[Dataset entries]

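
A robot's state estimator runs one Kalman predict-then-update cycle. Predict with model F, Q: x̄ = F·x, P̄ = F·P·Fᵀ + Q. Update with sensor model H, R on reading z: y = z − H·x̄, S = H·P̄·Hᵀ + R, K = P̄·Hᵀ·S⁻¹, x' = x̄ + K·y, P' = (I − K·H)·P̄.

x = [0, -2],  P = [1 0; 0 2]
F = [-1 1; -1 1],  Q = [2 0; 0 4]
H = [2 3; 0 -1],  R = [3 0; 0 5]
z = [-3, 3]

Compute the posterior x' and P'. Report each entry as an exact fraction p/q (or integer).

x' = [-2/5, -130/147]
P' = [9/5 -1; -1 125/147]

x̄ = F·x = [-2, -2]
P̄ = F·P·Fᵀ + Q = [5 3; 3 7]
y = z − H·x̄ = [7, 1]
S = H·P̄·Hᵀ + R = [122 -27; -27 12]
K = P̄·Hᵀ·S⁻¹ = [1/5 1/5; 9/49 -25/147]
x' = x̄ + K·y = [-2/5, -130/147]
P' = (I − K·H)·P̄ = [9/5 -1; -1 125/147]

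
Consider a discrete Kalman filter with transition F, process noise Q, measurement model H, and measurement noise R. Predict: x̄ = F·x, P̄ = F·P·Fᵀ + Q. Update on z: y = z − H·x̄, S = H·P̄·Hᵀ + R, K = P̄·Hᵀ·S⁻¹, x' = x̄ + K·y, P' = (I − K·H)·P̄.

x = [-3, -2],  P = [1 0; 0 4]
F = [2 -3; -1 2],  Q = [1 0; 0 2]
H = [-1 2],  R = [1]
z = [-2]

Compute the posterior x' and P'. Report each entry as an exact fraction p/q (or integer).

x̄ = F·x = [0, -1]
P̄ = F·P·Fᵀ + Q = [41 -26; -26 19]
y = z − H·x̄ = [0]
S = H·P̄·Hᵀ + R = [222]
K = P̄·Hᵀ·S⁻¹ = [-31/74; 32/111]
x' = x̄ + K·y = [0, -1]
P' = (I − K·H)·P̄ = [151/74 30/37; 30/37 61/111]

x' = [0, -1]
P' = [151/74 30/37; 30/37 61/111]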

[TASK PROMPT] Go through the entries and filter for lines holding the word "Predict"; copy each match.

[RESPONSE BELOW]
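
A robot's state estimator runs one Kalman predict-then-update cycle. Predict with model F, Q: x̄ = F·x, P̄ = F·P·Fᵀ + Q. Update with sensor model H, R on reading z: y = z − H·x̄, S = H·P̄·Hᵀ + R, K = P̄·Hᵀ·S⁻¹, x' = x̄ + K·y, P' = (I − K·H)·P̄.
Consider a discrete Kalman filter with transition F, process noise Q, measurement model H, and measurement noise R. Predict: x̄ = F·x, P̄ = F·P·Fᵀ + Q. Update on z: y = z − H·x̄, S = H·P̄·Hᵀ + R, K = P̄·Hᵀ·S⁻¹, x' = x̄ + K·y, P' = (I − K·H)·P̄.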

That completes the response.